THE PROBLEM — Output all the records below, word for word.

MATERIAL PROVIDED —
....

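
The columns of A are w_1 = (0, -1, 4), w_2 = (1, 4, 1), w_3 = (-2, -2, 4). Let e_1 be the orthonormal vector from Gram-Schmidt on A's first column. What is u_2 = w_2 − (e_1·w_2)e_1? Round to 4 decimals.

u_2 = (1.0000, 4.0000, 1.0000)

w_1 = (0, -1, 4); ‖w_1‖ = 4.1231, so e_1 = (0.0000, -0.2425, 0.9701).
e_1·w_2 = 0.0000·1 + (-0.2425)·4 + 0.9701·1 = 0.0000.
u_2 = w_2 + 0.0000·e_1 = (1.0000, 4.0000, 1.0000).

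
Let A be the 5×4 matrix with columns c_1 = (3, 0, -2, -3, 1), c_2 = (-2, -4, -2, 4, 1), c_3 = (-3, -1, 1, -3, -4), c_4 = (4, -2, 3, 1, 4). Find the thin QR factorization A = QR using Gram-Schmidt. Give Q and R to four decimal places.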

....

RESULT OF THE EXERCISE —
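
The columns of A are w_1 = (0, -1, 4), w_2 = (1, 4, 1), w_3 = (-2, -2, 4). Let e_1 be the orthonormal vector from Gram-Schmidt on A's first column. What is u_2 = w_2 − (e_1·w_2)e_1? Round to 4 decimals.

u_2 = (1.0000, 4.0000, 1.0000)

w_1 = (0, -1, 4); ‖w_1‖ = 4.1231, so e_1 = (0.0000, -0.2425, 0.9701).
e_1·w_2 = 0.0000·1 + (-0.2425)·4 + 0.9701·1 = 0.0000.
u_2 = w_2 + 0.0000·e_1 = (1.0000, 4.0000, 1.0000).

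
Let A be the 5×4 matrix with columns c_1 = (3, 0, -2, -3, 1), c_2 = (-2, -4, -2, 4, 1), c_3 = (-3, -1, 1, -3, -4), c_4 = (4, -2, 3, 1, 4). Find the thin QR factorization A = QR using Gram-Schmidt. Give Q and R to four decimal places.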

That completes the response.